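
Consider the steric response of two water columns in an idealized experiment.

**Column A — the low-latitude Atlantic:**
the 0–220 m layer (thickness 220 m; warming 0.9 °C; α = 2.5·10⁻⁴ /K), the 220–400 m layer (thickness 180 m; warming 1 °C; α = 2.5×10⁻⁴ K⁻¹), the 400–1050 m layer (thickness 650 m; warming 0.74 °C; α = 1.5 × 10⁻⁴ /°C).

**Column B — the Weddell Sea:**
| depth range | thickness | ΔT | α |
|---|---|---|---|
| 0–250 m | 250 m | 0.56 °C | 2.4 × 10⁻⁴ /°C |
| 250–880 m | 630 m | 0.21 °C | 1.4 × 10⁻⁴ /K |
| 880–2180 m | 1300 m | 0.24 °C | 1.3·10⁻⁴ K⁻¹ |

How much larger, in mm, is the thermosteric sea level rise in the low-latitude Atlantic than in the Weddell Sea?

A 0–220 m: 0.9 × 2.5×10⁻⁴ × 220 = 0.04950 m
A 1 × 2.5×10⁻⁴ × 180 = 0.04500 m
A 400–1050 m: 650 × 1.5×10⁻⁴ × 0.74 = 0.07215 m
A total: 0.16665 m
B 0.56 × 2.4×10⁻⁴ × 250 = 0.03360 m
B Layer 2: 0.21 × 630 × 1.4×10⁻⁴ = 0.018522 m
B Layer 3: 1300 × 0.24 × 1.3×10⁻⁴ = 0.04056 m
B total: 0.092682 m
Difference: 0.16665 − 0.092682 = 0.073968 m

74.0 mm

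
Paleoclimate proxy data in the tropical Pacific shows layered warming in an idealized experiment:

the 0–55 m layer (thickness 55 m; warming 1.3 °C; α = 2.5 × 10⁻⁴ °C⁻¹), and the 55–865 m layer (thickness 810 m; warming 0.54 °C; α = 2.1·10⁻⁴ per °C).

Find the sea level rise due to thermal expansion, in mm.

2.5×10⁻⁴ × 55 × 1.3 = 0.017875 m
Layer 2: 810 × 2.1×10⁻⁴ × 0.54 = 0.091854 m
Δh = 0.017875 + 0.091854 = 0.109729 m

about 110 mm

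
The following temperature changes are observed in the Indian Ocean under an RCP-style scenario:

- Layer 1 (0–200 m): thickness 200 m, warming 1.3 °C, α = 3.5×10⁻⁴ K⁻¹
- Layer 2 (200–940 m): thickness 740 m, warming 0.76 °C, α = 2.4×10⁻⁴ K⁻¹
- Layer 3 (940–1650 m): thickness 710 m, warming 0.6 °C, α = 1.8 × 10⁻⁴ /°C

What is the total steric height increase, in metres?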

§ WHAT IS NEEDED
The output must consist solely of the lines from the one containing "- Layer 3 (940–1650" through the end of the listing, unaltered.

§ TASK ANSWER
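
- Layer 3 (940–1650 m): thickness 710 m, warming 0.6 °C, α = 1.8 × 10⁻⁴ /°C

What is the total steric height increase, in metres?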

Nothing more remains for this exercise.